Material for this exercise:
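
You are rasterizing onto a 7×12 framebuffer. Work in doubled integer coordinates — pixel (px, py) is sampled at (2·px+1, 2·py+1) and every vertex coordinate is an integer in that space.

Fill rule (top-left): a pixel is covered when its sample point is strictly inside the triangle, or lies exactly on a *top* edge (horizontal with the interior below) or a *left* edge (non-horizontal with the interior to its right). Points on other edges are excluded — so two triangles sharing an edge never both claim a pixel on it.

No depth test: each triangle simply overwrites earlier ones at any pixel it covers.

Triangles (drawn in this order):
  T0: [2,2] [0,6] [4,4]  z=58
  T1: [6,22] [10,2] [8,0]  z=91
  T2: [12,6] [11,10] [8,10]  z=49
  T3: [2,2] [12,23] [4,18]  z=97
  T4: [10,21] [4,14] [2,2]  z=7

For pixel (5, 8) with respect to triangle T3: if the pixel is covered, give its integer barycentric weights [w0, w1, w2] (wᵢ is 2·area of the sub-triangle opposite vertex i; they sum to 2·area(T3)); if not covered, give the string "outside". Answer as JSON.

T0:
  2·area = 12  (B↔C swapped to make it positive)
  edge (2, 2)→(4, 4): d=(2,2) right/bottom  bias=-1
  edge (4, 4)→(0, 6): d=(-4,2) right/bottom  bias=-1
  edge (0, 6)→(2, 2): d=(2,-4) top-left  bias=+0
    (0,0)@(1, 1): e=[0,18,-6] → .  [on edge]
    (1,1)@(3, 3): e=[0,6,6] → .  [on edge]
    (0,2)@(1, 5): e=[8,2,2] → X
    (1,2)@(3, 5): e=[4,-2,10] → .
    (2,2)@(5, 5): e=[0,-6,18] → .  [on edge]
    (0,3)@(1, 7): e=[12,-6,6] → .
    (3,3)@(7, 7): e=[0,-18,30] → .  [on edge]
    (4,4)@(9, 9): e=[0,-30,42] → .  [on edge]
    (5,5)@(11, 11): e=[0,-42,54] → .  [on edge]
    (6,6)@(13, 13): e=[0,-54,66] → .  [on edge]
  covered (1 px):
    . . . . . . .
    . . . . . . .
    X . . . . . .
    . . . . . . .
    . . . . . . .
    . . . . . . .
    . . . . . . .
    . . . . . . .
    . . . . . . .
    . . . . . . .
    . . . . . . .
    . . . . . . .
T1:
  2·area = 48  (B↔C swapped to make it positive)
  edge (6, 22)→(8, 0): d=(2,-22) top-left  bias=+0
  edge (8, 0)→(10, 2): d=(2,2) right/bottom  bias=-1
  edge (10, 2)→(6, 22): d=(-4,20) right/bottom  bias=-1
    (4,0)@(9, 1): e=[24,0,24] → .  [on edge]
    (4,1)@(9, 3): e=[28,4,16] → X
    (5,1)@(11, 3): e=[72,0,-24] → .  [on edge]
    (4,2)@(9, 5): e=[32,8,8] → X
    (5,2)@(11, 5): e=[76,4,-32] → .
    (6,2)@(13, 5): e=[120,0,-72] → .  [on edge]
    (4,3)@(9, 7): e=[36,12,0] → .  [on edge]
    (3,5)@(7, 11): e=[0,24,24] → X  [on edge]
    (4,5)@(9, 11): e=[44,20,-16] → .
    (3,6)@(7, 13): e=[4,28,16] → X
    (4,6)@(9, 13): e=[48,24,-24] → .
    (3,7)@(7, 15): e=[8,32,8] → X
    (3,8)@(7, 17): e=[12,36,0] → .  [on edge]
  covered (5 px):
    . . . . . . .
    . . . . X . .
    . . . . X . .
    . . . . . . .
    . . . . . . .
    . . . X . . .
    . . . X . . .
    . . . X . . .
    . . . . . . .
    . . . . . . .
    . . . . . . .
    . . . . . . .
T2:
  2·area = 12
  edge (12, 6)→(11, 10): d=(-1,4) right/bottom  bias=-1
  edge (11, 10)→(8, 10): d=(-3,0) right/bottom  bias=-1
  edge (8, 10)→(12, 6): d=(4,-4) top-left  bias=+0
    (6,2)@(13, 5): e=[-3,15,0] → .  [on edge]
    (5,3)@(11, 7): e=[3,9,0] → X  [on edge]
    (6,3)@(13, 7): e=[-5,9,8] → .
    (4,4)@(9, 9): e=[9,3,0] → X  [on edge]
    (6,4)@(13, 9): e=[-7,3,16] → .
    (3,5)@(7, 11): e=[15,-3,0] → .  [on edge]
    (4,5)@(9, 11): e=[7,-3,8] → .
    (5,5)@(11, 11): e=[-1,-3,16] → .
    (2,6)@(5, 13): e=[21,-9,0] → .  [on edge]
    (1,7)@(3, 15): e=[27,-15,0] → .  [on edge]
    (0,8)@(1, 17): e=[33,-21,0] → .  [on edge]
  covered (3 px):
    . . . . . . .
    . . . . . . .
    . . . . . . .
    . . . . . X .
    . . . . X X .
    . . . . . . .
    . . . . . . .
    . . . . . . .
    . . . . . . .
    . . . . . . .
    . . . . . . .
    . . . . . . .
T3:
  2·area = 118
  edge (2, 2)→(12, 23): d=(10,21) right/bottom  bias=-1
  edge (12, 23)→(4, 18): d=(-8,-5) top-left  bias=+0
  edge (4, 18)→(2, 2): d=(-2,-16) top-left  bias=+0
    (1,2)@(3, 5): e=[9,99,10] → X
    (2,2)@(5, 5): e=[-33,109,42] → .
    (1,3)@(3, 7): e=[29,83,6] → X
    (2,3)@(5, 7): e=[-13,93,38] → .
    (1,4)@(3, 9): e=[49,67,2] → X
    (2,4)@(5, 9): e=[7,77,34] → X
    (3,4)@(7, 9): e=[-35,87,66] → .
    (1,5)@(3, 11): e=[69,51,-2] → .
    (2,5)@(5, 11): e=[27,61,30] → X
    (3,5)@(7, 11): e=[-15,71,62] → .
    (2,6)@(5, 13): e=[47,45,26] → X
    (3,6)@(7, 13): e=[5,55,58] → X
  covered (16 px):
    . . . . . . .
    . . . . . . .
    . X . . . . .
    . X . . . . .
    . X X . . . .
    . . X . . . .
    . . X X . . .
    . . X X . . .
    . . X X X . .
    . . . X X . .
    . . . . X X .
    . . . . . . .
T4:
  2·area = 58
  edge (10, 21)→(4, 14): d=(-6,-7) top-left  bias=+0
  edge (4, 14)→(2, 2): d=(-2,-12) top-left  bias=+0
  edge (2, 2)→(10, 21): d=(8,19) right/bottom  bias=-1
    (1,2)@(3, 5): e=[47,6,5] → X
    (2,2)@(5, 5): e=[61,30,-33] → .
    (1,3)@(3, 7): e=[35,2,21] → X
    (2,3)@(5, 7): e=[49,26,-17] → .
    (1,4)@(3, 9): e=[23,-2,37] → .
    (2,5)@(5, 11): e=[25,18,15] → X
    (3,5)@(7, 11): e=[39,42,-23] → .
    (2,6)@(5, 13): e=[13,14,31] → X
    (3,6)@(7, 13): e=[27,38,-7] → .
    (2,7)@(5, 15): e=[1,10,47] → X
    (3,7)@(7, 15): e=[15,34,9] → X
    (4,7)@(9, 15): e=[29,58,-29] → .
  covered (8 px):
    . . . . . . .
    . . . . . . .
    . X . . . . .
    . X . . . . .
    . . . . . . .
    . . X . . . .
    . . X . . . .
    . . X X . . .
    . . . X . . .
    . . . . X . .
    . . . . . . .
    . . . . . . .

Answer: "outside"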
* * *
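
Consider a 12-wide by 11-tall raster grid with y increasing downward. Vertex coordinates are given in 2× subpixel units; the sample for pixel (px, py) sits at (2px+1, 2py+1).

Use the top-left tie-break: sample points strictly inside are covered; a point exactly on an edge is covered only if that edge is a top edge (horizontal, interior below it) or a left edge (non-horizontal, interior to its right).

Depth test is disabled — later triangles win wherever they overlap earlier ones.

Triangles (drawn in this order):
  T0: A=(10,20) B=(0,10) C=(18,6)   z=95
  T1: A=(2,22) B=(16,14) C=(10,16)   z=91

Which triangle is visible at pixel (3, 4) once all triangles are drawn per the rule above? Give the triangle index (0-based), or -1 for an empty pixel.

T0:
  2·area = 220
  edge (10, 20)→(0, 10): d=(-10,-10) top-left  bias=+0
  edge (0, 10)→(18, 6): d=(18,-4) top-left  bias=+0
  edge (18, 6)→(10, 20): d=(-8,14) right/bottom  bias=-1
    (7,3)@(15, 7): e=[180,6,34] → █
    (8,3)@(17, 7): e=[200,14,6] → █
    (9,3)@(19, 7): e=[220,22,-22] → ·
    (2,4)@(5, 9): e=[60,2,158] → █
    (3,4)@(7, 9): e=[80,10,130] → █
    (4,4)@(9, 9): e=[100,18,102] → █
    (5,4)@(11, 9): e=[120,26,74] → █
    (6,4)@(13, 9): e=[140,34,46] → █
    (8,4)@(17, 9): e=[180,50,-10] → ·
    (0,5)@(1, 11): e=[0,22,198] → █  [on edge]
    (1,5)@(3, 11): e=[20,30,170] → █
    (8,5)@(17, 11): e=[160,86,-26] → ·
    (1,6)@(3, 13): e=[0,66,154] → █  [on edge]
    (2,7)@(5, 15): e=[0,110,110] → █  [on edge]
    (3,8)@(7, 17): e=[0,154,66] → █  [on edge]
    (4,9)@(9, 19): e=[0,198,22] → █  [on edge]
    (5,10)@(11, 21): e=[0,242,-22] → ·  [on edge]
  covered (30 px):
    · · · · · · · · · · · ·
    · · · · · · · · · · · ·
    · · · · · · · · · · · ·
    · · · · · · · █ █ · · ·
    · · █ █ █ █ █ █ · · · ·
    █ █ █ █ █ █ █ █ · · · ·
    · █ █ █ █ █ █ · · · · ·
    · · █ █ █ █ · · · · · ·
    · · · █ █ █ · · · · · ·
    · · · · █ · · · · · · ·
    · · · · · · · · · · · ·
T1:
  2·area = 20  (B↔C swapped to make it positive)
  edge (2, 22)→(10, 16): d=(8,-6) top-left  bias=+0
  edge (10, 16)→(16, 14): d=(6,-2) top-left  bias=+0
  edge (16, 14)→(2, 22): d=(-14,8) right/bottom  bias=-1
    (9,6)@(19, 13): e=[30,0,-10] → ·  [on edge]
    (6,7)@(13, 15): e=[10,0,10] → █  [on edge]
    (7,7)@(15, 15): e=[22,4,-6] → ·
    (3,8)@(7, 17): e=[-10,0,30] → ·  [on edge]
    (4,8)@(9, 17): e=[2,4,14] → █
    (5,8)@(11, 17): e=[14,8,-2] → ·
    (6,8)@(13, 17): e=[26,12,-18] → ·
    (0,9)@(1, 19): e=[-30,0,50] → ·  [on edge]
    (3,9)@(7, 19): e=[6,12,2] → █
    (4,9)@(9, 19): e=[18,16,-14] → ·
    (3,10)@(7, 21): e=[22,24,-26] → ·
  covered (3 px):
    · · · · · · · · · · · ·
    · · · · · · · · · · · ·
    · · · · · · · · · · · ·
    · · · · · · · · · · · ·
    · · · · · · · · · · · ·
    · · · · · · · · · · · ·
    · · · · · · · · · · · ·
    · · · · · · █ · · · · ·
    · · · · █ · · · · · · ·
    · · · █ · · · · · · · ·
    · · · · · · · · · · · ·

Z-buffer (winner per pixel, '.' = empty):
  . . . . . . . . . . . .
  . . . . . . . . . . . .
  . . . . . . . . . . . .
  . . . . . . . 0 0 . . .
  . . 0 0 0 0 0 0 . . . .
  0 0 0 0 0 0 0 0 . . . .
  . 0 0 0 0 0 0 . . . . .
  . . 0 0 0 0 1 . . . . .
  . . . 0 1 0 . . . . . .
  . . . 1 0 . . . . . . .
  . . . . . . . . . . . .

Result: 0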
--
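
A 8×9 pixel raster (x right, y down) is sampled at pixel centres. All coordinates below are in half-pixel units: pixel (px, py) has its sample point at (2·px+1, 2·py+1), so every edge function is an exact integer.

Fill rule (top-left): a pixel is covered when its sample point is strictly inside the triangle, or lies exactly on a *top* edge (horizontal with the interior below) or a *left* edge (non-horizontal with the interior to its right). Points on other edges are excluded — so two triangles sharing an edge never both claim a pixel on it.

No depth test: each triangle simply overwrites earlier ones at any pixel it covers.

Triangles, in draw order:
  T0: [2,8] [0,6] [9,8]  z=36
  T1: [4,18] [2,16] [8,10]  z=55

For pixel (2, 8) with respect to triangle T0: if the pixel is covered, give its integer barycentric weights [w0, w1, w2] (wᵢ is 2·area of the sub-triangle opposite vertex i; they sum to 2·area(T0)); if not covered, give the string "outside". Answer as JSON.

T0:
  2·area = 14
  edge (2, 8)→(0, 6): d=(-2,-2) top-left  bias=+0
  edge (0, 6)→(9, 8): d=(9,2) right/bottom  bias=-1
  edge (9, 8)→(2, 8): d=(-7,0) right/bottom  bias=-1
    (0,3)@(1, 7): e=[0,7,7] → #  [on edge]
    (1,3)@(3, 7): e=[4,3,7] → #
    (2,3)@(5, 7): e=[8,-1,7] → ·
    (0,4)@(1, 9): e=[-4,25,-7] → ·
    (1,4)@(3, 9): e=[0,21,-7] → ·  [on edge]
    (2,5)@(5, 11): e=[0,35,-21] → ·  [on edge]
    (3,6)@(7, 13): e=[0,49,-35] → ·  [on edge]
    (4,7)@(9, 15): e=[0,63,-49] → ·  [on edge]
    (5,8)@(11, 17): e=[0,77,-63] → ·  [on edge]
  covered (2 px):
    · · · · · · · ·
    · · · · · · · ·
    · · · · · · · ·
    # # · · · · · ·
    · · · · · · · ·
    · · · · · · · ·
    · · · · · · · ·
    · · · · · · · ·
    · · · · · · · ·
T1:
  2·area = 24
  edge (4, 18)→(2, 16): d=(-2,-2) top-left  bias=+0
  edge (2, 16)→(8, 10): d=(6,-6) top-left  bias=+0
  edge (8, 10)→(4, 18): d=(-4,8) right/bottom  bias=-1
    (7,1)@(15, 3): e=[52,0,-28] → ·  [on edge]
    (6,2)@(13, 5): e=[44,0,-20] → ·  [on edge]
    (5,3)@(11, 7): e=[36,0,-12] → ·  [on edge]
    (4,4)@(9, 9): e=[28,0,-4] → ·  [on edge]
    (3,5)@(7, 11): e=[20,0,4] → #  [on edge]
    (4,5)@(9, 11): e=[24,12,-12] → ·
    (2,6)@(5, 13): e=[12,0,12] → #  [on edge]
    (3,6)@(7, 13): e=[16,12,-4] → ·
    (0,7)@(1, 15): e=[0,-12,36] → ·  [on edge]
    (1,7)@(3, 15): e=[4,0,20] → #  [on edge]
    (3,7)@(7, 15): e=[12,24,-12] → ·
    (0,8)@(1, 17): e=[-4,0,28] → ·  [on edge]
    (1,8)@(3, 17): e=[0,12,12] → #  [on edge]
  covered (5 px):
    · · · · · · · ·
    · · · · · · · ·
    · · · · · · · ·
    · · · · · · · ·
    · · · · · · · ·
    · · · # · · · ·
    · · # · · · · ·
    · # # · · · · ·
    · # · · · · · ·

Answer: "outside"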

What you will do: Where does "units" appear in the records above? Copy every line that has it.

Task output:
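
Consider a 12-wide by 11-tall raster grid with y increasing downward. Vertex coordinates are given in 2× subpixel units; the sample for pixel (px, py) sits at (2px+1, 2py+1).
A 8×9 pixel raster (x right, y down) is sampled at pixel centres. All coordinates below are in half-pixel units: pixel (px, py) has its sample point at (2·px+1, 2·py+1), so every edge function is an exact integer.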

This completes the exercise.